(What is being asked): Repeat exactly the lines of the entries below from the one with "Meridian Administrative Procedure" through the one with "On 12 February", both ends included, and nothing else.
+---+
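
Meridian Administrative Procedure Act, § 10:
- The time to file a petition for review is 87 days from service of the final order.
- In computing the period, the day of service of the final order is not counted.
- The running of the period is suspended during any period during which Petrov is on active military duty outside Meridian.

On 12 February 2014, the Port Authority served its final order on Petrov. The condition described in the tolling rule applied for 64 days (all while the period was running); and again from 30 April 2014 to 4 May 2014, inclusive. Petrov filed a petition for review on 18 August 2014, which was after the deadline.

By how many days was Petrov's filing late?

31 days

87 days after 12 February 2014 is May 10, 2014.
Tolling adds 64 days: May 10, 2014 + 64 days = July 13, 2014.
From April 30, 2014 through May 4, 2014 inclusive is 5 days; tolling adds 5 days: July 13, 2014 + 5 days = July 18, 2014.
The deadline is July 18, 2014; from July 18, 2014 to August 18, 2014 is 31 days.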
+---+
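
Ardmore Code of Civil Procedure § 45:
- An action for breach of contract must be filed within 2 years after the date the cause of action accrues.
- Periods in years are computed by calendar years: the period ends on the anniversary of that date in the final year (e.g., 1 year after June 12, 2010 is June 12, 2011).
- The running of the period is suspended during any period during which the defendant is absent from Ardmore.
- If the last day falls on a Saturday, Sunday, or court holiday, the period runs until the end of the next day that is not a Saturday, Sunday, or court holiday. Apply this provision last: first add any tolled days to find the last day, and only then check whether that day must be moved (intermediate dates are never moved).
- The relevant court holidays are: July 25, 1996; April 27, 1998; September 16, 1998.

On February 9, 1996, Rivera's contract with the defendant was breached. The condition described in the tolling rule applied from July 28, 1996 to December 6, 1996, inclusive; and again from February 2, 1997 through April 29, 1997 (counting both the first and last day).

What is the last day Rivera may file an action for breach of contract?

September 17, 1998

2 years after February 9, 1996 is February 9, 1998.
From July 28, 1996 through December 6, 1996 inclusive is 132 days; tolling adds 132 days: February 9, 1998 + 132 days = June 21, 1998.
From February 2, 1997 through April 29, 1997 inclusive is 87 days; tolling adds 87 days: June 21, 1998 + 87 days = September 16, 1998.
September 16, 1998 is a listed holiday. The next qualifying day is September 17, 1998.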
+---+
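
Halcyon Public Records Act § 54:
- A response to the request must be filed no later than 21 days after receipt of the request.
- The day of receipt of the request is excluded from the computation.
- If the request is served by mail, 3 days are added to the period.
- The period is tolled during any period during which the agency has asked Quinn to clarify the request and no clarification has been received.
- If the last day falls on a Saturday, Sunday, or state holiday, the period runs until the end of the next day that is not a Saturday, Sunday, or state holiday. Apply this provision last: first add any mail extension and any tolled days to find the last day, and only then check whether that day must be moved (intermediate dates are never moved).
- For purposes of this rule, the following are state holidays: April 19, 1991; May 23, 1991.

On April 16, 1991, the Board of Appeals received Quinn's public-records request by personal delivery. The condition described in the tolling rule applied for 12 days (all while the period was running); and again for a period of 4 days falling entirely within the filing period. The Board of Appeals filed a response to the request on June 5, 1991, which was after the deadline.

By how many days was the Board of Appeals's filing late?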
+---+
(Task output):
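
Meridian Administrative Procedure Act, § 10:
- The time to file a petition for review is 87 days from service of the final order.
- In computing the period, the day of service of the final order is not counted.
- The running of the period is suspended during any period during which Petrov is on active military duty outside Meridian.

On 12 February 2014, the Port Authority served its final order on Petrov. The condition described in the tolling rule applied for 64 days (all while the period was running); and again from 30 April 2014 to 4 May 2014, inclusive. Petrov filed a petition for review on 18 August 2014, which was after the deadline.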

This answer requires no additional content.